▶ _Task description_
All lines from the one containing "Demand points: N1" through the end of the data below must be reproduced exactly, and no others.

▶ _Supplied information_
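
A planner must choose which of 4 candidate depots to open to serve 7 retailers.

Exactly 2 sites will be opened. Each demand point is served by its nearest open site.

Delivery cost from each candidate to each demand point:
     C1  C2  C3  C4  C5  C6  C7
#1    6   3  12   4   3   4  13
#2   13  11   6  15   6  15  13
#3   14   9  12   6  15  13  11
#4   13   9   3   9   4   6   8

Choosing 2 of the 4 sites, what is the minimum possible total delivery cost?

Open {#1, #4}.
  C1→#1 6, C2→#1 3, C3→#4 3, C4→#1 4, C5→#1 3, C6→#1 4, C7→#4 8  ⇒ total 31.
Compare {#1, #2}: total 39.
Compare {#1, #3}: total 43.
No size-2 selection does better; minimum is 31.

31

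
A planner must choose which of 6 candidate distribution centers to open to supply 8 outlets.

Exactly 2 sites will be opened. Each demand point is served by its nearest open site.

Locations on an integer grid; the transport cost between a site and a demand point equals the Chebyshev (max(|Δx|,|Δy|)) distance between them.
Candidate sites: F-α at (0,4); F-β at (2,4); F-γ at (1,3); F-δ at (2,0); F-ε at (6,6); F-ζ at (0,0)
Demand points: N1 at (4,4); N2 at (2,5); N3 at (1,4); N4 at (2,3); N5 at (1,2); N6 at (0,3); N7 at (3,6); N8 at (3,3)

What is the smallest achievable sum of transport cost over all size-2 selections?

10

Open {F-β, F-γ}.
  N1→F-β 2, N2→F-β 1, N3→F-β 1, N4→F-β 1, N5→F-γ 1, N6→F-γ 1, N7→F-β 2, N8→F-β 1  ⇒ total 10.
Compare {F-α, F-β}: total 11.
Compare {F-β, F-δ}: total 12.
No size-2 selection does better; minimum is 10.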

▶ _Answer space_
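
Demand points: N1 at (4,4); N2 at (2,5); N3 at (1,4); N4 at (2,3); N5 at (1,2); N6 at (0,3); N7 at (3,6); N8 at (3,3)

What is the smallest achievable sum of transport cost over all size-2 selections?

10

Open {F-β, F-γ}.
  N1→F-β 2, N2→F-β 1, N3→F-β 1, N4→F-β 1, N5→F-γ 1, N6→F-γ 1, N7→F-β 2, N8→F-β 1  ⇒ total 10.
Compare {F-α, F-β}: total 11.
Compare {F-β, F-δ}: total 12.
No size-2 selection does better; minimum is 10.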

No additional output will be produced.